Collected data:
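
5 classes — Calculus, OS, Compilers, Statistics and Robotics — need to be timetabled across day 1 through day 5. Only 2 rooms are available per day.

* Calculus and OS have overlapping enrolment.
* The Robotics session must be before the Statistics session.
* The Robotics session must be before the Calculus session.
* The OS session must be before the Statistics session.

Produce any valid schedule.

Robotics=day 1; Statistics=day 2; Calculus=day 2; Compilers=day 3; OS=day 1

Checking: Robotics(day 1) before Statistics(day 2); Robotics(day 1) before Calculus(day 2); OS(day 1) before Statistics(day 2); Calculus(day 2) != OS(day 1); max 2 per day (cap 2).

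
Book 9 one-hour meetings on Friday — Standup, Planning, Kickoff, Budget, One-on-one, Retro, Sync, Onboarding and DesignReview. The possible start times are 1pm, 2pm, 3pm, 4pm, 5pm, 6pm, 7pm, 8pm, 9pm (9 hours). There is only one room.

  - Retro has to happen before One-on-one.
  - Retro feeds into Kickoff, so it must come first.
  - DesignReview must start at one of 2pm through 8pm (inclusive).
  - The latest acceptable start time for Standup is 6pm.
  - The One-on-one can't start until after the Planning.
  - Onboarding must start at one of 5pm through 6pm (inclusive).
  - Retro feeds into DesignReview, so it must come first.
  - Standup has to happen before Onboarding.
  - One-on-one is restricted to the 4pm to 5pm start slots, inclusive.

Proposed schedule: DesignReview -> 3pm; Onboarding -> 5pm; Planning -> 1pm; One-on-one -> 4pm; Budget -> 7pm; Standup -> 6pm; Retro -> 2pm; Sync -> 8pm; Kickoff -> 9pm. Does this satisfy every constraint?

Onboarding must start at one of 5pm through 6pm (inclusive) — holds.
DesignReview must start at one of 2pm through 8pm (inclusive) — holds.
One-on-one is restricted to the 4pm to 5pm start slots, inclusive — holds.
Retro feeds into Kickoff, so it must come first — holds.
The One-on-one can't start until after the Planning — holds.
Standup has to happen before Onboarding — violated.
Retro feeds into DesignReview, so it must come first — holds.
Retro has to happen before One-on-one — holds.
The latest acceptable start time for Standup is 6pm — holds.
There is only one room — holds.

Invalid. Standup has to happen before Onboarding.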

> **Task objective**: From the data above, reproduce word for word the lines running from the line with "Book 9 one-hour" to the line with "- Onboarding must", ends included.

> **Problem solution**:
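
Book 9 one-hour meetings on Friday — Standup, Planning, Kickoff, Budget, One-on-one, Retro, Sync, Onboarding and DesignReview. The possible start times are 1pm, 2pm, 3pm, 4pm, 5pm, 6pm, 7pm, 8pm, 9pm (9 hours). There is only one room.

  - Retro has to happen before One-on-one.
  - Retro feeds into Kickoff, so it must come first.
  - DesignReview must start at one of 2pm through 8pm (inclusive).
  - The latest acceptable start time for Standup is 6pm.
  - The One-on-one can't start until after the Planning.
  - Onboarding must start at one of 5pm through 6pm (inclusive).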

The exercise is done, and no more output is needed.